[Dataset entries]
####

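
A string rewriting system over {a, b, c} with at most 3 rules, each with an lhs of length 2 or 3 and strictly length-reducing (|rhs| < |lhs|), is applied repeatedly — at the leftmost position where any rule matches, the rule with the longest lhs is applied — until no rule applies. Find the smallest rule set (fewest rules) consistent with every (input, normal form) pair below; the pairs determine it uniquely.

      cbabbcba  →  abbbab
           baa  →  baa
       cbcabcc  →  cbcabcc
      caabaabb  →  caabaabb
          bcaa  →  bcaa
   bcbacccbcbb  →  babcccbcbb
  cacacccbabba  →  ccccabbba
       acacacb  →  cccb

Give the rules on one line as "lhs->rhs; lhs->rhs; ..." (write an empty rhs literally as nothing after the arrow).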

####

What the exercise asks:
Exactly reproduce all of the entries.

Finished exercise:
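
A string rewriting system over {a, b, c} with at most 3 rules, each with an lhs of length 2 or 3 and strictly length-reducing (|rhs| < |lhs|), is applied repeatedly — at the leftmost position where any rule matches, the rule with the longest lhs is applied — until no rule applies. Find the smallest rule set (fewest rules) consistent with every (input, normal form) pair below; the pairs determine it uniquely.

      cbabbcba  →  abbbab
           baa  →  baa
       cbcabcc  →  cbcabcc
      caabaabb  →  caabaabb
          bcaa  →  bcaa
   bcbacccbcbb  →  babcccbcbb
  cacacccbabba  →  ccccabbba
       acacacb  →  cccb

Give the rules on one line as "lhs->rhs; lhs->rhs; ..." (write an empty rhs literally as nothing after the arrow).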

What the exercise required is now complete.